WHAT THE EXERCISE ASKS: Copy out the lines of the records below, and only those lines, from the one with "Identify the Condorcet" through the one with "10 voters rank C > B > D > A", exactly as they appear.

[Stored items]
%%

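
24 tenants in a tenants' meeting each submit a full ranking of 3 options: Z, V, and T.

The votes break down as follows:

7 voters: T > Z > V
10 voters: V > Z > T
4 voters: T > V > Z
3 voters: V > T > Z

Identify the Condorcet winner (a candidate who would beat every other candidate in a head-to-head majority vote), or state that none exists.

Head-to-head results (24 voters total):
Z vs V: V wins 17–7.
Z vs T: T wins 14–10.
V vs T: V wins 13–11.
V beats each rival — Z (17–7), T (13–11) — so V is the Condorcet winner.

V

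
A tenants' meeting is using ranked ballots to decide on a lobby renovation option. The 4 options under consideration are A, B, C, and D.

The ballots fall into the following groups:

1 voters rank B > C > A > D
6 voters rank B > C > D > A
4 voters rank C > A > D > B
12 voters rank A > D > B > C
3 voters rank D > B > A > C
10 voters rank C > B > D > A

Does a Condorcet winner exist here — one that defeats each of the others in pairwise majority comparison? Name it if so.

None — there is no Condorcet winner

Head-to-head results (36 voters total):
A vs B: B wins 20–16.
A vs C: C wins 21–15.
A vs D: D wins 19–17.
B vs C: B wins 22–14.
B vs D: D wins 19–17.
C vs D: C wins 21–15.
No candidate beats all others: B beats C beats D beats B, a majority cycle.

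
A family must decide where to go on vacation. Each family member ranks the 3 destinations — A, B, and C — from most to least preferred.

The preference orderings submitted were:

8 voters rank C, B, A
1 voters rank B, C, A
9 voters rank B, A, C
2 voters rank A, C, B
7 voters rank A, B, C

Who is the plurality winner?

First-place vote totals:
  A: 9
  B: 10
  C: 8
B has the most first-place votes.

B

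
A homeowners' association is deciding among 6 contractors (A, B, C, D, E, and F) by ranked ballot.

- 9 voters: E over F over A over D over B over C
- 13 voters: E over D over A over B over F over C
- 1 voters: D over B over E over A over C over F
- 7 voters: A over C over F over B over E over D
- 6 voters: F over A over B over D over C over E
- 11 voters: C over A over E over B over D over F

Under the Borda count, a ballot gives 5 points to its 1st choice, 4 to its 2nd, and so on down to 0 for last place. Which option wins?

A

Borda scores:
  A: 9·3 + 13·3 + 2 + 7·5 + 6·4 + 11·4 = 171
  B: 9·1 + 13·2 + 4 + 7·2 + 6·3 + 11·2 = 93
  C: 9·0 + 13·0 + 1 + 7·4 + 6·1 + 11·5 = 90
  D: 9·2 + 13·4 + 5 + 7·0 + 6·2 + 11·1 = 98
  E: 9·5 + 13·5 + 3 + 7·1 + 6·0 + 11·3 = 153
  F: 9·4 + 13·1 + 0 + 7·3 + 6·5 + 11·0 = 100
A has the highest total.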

%%
%%

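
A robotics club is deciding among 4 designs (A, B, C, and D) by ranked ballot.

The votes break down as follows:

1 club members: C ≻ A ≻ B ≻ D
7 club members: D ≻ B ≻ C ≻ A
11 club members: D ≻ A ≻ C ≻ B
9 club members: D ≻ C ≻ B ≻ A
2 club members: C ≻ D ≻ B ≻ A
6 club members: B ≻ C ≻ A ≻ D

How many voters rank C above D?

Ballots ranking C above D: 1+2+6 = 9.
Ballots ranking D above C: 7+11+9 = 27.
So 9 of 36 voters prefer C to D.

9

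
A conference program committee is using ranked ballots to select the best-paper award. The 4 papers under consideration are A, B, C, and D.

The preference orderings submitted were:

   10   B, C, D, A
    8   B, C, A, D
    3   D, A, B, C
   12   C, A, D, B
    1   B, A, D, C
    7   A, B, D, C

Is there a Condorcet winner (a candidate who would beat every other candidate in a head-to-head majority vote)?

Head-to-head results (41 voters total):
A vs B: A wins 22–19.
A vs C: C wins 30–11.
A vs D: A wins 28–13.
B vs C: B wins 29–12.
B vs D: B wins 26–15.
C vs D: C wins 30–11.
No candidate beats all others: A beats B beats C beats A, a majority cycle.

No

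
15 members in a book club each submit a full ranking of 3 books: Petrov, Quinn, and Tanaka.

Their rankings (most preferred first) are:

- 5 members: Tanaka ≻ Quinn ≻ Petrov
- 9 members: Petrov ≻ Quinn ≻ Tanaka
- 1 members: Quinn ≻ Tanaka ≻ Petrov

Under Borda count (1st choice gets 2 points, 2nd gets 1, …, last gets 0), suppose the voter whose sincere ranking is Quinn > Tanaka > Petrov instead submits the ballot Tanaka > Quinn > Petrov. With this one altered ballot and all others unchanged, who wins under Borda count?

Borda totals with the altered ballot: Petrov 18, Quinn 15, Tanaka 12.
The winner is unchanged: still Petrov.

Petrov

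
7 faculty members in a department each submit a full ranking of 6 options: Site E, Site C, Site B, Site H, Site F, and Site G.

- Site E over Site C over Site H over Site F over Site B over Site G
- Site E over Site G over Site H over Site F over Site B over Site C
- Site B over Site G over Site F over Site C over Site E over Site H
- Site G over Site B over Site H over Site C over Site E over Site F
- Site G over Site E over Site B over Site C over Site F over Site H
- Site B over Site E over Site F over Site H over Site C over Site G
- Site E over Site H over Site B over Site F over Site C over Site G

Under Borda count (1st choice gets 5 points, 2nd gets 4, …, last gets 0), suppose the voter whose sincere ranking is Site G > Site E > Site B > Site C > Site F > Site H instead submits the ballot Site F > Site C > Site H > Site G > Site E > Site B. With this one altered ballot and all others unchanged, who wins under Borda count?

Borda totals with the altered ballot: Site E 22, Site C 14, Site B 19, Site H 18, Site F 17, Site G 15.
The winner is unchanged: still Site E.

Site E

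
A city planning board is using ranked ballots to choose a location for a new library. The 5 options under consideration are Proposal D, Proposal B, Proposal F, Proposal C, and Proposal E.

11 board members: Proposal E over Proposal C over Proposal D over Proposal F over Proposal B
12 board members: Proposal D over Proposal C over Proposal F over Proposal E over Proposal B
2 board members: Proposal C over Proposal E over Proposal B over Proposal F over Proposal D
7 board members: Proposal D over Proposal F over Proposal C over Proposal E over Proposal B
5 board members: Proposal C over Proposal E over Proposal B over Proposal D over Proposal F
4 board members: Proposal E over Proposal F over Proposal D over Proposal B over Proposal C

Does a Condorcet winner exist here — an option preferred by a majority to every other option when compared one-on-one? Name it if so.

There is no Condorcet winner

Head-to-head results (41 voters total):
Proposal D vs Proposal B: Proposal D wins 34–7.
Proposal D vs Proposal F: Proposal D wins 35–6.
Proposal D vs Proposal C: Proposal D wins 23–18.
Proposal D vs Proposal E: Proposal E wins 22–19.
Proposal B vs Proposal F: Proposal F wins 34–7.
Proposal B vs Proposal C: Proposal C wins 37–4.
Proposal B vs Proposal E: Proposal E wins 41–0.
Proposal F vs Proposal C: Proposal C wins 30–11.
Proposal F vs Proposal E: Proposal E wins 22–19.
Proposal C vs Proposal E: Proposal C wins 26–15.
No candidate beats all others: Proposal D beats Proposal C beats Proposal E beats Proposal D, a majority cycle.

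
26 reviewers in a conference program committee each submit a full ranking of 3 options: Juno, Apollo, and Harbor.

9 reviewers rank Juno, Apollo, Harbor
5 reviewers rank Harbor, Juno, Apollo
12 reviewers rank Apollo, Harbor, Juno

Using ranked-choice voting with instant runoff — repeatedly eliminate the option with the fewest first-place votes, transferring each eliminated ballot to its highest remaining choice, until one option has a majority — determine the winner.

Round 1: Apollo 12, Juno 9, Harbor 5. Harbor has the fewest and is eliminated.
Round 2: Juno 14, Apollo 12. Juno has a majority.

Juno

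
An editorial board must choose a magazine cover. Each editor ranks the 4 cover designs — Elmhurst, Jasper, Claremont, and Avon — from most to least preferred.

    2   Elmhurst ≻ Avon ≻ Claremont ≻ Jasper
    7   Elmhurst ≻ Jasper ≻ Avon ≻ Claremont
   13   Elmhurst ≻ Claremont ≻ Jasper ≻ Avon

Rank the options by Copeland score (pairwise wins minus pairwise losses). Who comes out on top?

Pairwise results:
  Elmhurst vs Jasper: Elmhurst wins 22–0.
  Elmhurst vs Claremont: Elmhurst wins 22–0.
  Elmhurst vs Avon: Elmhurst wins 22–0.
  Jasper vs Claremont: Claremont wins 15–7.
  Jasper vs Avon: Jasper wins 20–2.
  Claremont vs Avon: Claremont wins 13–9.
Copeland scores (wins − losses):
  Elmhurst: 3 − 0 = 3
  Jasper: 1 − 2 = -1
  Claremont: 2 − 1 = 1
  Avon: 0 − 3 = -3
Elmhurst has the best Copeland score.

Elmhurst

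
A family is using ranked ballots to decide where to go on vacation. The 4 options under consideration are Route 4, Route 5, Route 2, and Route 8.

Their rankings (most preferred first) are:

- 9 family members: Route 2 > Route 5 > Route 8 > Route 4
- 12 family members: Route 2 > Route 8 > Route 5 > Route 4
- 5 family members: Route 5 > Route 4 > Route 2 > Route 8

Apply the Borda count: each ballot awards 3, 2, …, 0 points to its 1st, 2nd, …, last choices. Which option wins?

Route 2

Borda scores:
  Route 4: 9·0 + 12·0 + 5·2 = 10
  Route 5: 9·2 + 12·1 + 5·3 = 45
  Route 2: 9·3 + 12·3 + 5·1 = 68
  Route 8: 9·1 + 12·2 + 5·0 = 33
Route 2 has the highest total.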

%%

RESPONSE:
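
Identify the Condorcet winner (a candidate who would beat every other candidate in a head-to-head majority vote), or state that none exists.

Head-to-head results (24 voters total):
Z vs V: V wins 17–7.
Z vs T: T wins 14–10.
V vs T: V wins 13–11.
V beats each rival — Z (17–7), T (13–11) — so V is the Condorcet winner.

V

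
A tenants' meeting is using ranked ballots to decide on a lobby renovation option. The 4 options under consideration are A, B, C, and D.

The ballots fall into the following groups:

1 voters rank B > C > A > D
6 voters rank B > C > D > A
4 voters rank C > A > D > B
12 voters rank A > D > B > C
3 voters rank D > B > A > C
10 voters rank C > B > D > A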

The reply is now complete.